■ **Exercise data**
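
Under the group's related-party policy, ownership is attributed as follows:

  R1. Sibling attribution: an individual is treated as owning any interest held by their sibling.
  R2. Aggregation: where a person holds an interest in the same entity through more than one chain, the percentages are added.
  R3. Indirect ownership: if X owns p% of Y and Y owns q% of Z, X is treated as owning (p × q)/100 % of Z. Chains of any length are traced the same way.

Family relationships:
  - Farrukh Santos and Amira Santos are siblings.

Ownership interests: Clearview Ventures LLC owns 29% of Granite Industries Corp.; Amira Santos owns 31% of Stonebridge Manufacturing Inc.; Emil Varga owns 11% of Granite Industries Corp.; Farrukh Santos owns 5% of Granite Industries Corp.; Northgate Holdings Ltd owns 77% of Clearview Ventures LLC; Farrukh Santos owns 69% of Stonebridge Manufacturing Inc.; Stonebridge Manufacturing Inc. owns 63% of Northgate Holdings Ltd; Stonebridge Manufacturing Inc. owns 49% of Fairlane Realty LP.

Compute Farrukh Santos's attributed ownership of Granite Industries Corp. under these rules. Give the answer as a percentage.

19.0679%

By sibling attribution (R1), Farrukh Santos is treated as also owning Amira Santos's interest in Stonebridge Manufacturing Inc, giving 69% + 31% = 100%.
Chain via Stonebridge Manufacturing Inc. → Northgate Holdings Ltd → Clearview Ventures LLC (R3): 100% × 63% × 77% × 29% = 14.0679% of Granite Industries Corp.
Direct interest in Granite Industries Corp: 5%.
Aggregating (R2): 14.0679% + 5% = 19.0679%.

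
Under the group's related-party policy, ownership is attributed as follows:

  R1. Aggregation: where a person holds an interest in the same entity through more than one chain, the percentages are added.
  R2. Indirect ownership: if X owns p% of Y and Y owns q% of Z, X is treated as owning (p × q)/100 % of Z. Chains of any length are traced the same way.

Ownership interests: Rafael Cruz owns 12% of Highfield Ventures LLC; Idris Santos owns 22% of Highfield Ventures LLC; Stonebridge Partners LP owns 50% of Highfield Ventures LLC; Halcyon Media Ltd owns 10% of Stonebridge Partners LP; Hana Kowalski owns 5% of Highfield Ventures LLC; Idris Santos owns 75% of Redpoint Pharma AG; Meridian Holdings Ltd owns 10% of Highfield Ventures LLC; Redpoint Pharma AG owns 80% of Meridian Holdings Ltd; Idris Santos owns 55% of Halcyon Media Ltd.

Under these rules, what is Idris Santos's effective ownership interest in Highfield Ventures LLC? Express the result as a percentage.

30.75%

Chain via Halcyon Media Ltd → Stonebridge Partners LP (R2): 55% × 10% × 50% = 2.75% of Highfield Ventures LLC.
Chain via Redpoint Pharma AG → Meridian Holdings Ltd (R2): 75% × 80% × 10% = 6% of Highfield Ventures LLC.
Direct interest in Highfield Ventures LLC: 22%.
Aggregating (R1): 2.75% + 6% + 22% = 30.75%.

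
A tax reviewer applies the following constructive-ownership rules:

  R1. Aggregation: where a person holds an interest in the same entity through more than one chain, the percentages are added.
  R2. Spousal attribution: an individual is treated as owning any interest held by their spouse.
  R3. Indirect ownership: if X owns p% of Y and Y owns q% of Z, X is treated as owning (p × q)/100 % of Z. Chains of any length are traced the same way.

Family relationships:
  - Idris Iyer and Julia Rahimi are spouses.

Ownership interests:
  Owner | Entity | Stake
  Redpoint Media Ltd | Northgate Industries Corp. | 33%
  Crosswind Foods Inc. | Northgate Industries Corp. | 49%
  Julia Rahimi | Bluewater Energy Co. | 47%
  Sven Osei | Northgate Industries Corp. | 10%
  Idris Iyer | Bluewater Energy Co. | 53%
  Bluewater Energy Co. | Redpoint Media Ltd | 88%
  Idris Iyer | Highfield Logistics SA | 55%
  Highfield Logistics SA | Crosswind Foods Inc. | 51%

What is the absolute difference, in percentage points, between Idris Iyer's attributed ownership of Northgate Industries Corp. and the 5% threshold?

By spousal attribution (R2), Idris Iyer is treated as also owning Julia Rahimi's interest in Bluewater Energy Co, giving 53% + 47% = 100%.
Chain via Bluewater Energy Co. → Redpoint Media Ltd (R3): 100% × 88% × 33% = 29.04% of Northgate Industries Corp.
Chain via Highfield Logistics SA → Crosswind Foods Inc. (R3): 55% × 51% × 49% = 13.7445% of Northgate Industries Corp.
Aggregating (R1): 29.04% + 13.7445% = 42.7845%.
42.7845% exceeds the 5% threshold by 37.7845 percentage points.

37.7845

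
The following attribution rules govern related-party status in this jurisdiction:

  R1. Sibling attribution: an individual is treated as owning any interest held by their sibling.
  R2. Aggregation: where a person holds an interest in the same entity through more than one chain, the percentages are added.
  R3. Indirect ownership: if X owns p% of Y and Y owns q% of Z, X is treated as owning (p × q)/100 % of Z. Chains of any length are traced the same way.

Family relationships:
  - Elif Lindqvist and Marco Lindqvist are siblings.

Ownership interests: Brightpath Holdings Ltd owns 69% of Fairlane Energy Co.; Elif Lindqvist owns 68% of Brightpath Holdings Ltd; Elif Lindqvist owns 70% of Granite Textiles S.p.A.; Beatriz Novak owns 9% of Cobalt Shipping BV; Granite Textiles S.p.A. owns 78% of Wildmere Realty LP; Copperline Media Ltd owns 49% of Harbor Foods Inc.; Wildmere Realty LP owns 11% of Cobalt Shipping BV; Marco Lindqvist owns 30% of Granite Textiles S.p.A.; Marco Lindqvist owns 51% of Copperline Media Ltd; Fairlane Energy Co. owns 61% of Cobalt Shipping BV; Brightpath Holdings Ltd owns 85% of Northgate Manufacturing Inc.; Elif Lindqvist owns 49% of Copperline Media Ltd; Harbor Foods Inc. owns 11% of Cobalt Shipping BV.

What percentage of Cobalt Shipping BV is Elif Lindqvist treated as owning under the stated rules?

42.5912%

By sibling attribution (R1), Elif Lindqvist is treated as also owning Marco Lindqvist's interest in Granite Textiles S.p.A, giving 70% + 30% = 100%.
By sibling attribution (R1), Elif Lindqvist is treated as also owning Marco Lindqvist's interest in Copperline Media Ltd, giving 49% + 51% = 100%.
Chain via Granite Textiles S.p.A. → Wildmere Realty LP (R3): 100% × 78% × 11% = 8.58% of Cobalt Shipping BV.
Chain via Copperline Media Ltd → Harbor Foods Inc. (R3): 100% × 49% × 11% = 5.39% of Cobalt Shipping BV.
Chain via Brightpath Holdings Ltd → Fairlane Energy Co. (R3): 68% × 69% × 61% = 28.6212% of Cobalt Shipping BV.
Aggregating (R2): 8.58% + 5.39% + 28.6212% = 42.5912%.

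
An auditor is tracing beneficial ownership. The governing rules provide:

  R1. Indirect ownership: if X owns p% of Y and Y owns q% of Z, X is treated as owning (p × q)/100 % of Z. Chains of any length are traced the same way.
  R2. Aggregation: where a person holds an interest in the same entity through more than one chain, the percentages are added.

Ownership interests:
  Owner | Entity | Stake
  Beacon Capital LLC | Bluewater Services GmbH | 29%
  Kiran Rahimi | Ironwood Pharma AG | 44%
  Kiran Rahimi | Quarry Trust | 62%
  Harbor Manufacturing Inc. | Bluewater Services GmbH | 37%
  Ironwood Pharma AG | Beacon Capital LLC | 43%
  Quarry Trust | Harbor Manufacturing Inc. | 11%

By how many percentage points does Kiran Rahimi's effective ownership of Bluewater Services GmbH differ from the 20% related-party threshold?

Chain via Quarry Trust → Harbor Manufacturing Inc. (R1): 62% × 11% × 37% = 2.5234% of Bluewater Services GmbH.
Chain via Ironwood Pharma AG → Beacon Capital LLC (R1): 44% × 43% × 29% = 5.4868% of Bluewater Services GmbH.
Aggregating (R2): 2.5234% + 5.4868% = 8.0102%.
8.0102% falls short of the 20% threshold by 11.9898 percentage points.

11.9898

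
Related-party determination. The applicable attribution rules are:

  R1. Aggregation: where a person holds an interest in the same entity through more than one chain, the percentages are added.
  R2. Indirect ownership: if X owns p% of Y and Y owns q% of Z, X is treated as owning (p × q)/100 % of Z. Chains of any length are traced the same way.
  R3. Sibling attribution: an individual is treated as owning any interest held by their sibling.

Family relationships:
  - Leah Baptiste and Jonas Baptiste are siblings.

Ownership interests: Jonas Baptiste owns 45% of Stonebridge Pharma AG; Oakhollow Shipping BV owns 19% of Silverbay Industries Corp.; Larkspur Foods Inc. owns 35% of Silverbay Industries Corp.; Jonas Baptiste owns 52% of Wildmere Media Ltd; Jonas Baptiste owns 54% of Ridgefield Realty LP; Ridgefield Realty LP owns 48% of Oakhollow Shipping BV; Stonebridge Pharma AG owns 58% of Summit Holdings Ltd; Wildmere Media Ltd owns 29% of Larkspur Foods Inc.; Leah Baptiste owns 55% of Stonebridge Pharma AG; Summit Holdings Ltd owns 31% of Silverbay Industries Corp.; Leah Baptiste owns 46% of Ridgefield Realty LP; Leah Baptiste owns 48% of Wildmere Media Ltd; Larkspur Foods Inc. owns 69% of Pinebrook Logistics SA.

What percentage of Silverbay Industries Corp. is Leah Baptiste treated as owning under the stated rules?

By sibling attribution (R3), Leah Baptiste is treated as also owning Jonas Baptiste's interest in Wildmere Media Ltd, giving 48% + 52% = 100%.
By sibling attribution (R3), Leah Baptiste is treated as also owning Jonas Baptiste's interest in Ridgefield Realty LP, giving 46% + 54% = 100%.
By sibling attribution (R3), Leah Baptiste is treated as also owning Jonas Baptiste's interest in Stonebridge Pharma AG, giving 55% + 45% = 100%.
Chain via Wildmere Media Ltd → Larkspur Foods Inc. (R2): 100% × 29% × 35% = 10.15% of Silverbay Industries Corp.
Chain via Ridgefield Realty LP → Oakhollow Shipping BV (R2): 100% × 48% × 19% = 9.12% of Silverbay Industries Corp.
Chain via Stonebridge Pharma AG → Summit Holdings Ltd (R2): 100% × 58% × 31% = 17.98% of Silverbay Industries Corp.
Aggregating (R1): 10.15% + 9.12% + 17.98% = 37.25%.

37.25%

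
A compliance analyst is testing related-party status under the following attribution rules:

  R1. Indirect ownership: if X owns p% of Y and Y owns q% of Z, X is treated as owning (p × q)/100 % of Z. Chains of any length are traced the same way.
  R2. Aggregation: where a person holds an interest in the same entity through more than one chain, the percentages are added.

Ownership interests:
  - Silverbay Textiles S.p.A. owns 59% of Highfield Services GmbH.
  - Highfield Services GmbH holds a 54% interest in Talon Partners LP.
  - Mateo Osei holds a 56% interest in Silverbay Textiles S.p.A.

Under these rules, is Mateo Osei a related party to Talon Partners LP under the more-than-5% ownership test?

Yes

Chain via Silverbay Textiles S.p.A. → Highfield Services GmbH (R1): 56% × 59% × 54% = 17.8416% of Talon Partners LP.
17.8416% exceeds the 5% threshold, so Mateo is a related party to Talon Partners LP.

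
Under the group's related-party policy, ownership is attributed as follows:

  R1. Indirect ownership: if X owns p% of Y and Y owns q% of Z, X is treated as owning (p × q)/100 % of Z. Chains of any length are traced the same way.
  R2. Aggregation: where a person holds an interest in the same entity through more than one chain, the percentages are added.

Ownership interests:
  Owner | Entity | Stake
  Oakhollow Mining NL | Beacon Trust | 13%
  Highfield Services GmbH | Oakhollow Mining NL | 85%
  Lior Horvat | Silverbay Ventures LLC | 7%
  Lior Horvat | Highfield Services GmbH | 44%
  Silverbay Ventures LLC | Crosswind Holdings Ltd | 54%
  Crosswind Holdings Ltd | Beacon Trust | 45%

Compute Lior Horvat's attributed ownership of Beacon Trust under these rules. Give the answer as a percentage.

6.563%

Chain via Highfield Services GmbH → Oakhollow Mining NL (R1): 44% × 85% × 13% = 4.862% of Beacon Trust.
Chain via Silverbay Ventures LLC → Crosswind Holdings Ltd (R1): 7% × 54% × 45% = 1.701% of Beacon Trust.
Aggregating (R2): 4.862% + 1.701% = 6.563%.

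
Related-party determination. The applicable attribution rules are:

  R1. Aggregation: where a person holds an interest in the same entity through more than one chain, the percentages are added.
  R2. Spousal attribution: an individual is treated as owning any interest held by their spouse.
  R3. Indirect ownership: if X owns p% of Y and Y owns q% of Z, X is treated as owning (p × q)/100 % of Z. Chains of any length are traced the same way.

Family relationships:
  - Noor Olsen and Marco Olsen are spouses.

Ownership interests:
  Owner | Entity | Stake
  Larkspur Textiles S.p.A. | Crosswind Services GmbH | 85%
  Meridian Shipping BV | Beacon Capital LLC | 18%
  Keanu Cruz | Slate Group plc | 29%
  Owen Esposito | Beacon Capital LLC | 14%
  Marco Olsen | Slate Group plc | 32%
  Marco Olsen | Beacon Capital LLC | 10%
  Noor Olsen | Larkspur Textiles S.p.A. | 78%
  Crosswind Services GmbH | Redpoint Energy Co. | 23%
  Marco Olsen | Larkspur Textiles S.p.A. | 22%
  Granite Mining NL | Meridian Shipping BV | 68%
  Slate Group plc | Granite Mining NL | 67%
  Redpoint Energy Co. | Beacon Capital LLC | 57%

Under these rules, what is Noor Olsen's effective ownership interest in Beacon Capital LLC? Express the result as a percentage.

23.767756%

By spousal attribution (R2), Noor Olsen is treated as also owning Marco Olsen's interest in Larkspur Textiles S.p.A, giving 78% + 22% = 100%.
By spousal attribution (R2), Noor Olsen is treated as owning Marco Olsen's 32% interest in Slate Group plc.
By spousal attribution (R2), Noor Olsen is treated as owning Marco Olsen's 10% interest in Beacon Capital LLC.
Chain via Larkspur Textiles S.p.A. → Crosswind Services GmbH → Redpoint Energy Co. (R3): 100% × 85% × 23% × 57% = 11.1435% of Beacon Capital LLC.
Chain via Slate Group plc → Granite Mining NL → Meridian Shipping BV (R3): 32% × 67% × 68% × 18% = 2.624256% of Beacon Capital LLC.
Direct interest in Beacon Capital LLC: 10%.
Aggregating (R1): 11.1435% + 2.624256% + 10% = 23.767756%.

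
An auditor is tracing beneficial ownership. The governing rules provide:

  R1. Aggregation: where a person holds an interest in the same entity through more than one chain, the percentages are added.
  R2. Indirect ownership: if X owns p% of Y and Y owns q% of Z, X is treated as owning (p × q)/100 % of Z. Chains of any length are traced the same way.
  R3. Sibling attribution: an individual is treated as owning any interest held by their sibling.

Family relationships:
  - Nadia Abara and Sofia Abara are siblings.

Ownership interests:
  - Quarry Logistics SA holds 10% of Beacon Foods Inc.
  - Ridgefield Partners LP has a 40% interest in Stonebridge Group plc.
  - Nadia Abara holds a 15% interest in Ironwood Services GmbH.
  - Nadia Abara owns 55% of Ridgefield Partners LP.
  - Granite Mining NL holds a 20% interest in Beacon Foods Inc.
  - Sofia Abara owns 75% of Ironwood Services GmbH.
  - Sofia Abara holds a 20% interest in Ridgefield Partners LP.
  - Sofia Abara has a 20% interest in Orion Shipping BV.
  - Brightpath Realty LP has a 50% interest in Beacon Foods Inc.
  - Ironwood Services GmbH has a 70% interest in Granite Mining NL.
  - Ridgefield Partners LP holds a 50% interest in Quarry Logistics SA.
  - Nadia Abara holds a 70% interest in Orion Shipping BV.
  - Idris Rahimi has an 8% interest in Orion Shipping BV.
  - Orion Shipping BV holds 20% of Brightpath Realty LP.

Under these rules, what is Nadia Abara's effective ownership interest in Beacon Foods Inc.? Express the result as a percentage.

By sibling attribution (R3), Nadia Abara is treated as also owning Sofia Abara's interest in Ironwood Services GmbH, giving 15% + 75% = 90%.
By sibling attribution (R3), Nadia Abara is treated as also owning Sofia Abara's interest in Ridgefield Partners LP, giving 55% + 20% = 75%.
By sibling attribution (R3), Nadia Abara is treated as also owning Sofia Abara's interest in Orion Shipping BV, giving 70% + 20% = 90%.
Chain via Ironwood Services GmbH → Granite Mining NL (R2): 90% × 70% × 20% = 12.6% of Beacon Foods Inc.
Chain via Ridgefield Partners LP → Quarry Logistics SA (R2): 75% × 50% × 10% = 3.75% of Beacon Foods Inc.
Chain via Orion Shipping BV → Brightpath Realty LP (R2): 90% × 20% × 50% = 9% of Beacon Foods Inc.
Aggregating (R1): 12.6% + 3.75% + 9% = 25.35%.

25.35%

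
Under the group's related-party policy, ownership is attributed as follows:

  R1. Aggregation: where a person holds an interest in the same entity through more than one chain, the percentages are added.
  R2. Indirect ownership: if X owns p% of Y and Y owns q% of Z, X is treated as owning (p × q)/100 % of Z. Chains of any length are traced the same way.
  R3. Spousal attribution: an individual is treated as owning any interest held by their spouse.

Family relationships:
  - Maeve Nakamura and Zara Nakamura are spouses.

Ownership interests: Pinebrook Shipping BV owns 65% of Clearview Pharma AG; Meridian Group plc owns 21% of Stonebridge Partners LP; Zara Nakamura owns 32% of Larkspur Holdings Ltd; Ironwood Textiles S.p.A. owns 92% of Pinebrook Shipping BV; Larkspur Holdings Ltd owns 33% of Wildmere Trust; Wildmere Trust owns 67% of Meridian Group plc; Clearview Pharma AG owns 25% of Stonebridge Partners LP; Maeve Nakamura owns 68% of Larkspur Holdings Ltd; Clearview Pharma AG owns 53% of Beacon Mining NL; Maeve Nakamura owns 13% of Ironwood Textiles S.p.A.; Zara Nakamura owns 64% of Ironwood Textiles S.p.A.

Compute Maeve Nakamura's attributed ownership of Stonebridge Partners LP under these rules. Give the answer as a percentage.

By spousal attribution (R3), Maeve Nakamura is treated as also owning Zara Nakamura's interest in Larkspur Holdings Ltd, giving 68% + 32% = 100%.
By spousal attribution (R3), Maeve Nakamura is treated as also owning Zara Nakamura's interest in Ironwood Textiles S.p.A, giving 13% + 64% = 77%.
Chain via Larkspur Holdings Ltd → Wildmere Trust → Meridian Group plc (R2): 100% × 33% × 67% × 21% = 4.6431% of Stonebridge Partners LP.
Chain via Ironwood Textiles S.p.A. → Pinebrook Shipping BV → Clearview Pharma AG (R2): 77% × 92% × 65% × 25% = 11.5115% of Stonebridge Partners LP.
Aggregating (R1): 4.6431% + 11.5115% = 16.1546%.

16.1546%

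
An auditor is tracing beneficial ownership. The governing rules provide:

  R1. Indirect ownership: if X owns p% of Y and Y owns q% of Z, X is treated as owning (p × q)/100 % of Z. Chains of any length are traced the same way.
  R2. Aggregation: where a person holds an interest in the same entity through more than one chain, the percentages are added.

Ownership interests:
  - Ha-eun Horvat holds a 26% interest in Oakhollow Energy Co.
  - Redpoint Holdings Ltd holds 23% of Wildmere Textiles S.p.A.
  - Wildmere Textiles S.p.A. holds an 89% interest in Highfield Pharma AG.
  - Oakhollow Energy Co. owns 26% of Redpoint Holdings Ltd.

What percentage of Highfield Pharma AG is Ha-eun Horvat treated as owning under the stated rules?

Chain via Oakhollow Energy Co. → Redpoint Holdings Ltd → Wildmere Textiles S.p.A. (R1): 26% × 26% × 23% × 89% = 1.383772% of Highfield Pharma AG.

1.383772%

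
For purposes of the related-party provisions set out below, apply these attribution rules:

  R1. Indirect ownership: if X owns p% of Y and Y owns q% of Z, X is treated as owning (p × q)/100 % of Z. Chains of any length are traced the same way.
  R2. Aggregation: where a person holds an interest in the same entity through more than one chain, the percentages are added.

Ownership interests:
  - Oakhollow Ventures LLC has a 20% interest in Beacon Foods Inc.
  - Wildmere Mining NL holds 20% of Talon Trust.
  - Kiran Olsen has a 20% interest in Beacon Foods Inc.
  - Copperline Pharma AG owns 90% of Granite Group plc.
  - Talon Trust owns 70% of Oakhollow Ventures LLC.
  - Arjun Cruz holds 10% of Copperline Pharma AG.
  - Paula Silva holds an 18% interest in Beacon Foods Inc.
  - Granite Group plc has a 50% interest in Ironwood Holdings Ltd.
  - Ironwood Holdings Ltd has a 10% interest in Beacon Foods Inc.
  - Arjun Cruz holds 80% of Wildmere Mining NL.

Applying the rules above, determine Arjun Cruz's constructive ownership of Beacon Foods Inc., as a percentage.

2.69%

Chain via Wildmere Mining NL → Talon Trust → Oakhollow Ventures LLC (R1): 80% × 20% × 70% × 20% = 2.24% of Beacon Foods Inc.
Chain via Copperline Pharma AG → Granite Group plc → Ironwood Holdings Ltd (R1): 10% × 90% × 50% × 10% = 0.45% of Beacon Foods Inc.
Aggregating (R2): 2.24% + 0.45% = 2.69%.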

■ **Your goal**
Give nothing except how many lines of the records include "following".

■ **Written answer**
3